### DIRECTIONS FOR THIS TASK
Return every line of the listing that includes the string "admits".

(RECORDS Opens)

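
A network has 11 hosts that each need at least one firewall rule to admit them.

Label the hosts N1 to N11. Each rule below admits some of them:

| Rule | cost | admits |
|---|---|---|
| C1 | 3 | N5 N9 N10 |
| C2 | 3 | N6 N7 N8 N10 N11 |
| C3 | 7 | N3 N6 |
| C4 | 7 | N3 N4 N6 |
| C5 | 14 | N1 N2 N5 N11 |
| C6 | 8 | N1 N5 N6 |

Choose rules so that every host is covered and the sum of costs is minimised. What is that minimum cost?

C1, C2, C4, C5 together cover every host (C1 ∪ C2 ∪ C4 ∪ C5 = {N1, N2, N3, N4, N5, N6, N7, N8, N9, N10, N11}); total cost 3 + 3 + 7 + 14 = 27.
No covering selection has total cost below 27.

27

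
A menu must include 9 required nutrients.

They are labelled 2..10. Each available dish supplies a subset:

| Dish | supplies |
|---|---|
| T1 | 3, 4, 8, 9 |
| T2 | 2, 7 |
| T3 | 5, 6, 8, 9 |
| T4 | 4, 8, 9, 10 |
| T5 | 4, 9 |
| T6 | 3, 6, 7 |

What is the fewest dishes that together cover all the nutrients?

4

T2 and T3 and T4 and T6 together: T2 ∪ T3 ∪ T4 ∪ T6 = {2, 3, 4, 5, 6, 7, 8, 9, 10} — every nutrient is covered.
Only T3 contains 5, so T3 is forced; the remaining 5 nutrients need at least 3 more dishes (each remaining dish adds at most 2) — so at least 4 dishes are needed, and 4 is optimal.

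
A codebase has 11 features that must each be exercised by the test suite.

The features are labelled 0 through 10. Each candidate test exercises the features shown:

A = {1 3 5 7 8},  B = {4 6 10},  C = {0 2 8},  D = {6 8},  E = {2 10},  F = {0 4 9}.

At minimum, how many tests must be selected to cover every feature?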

(RECORDS Closes)

### TASK ANSWER
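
Label the hosts N1 to N11. Each rule below admits some of them:
| Rule | cost | admits |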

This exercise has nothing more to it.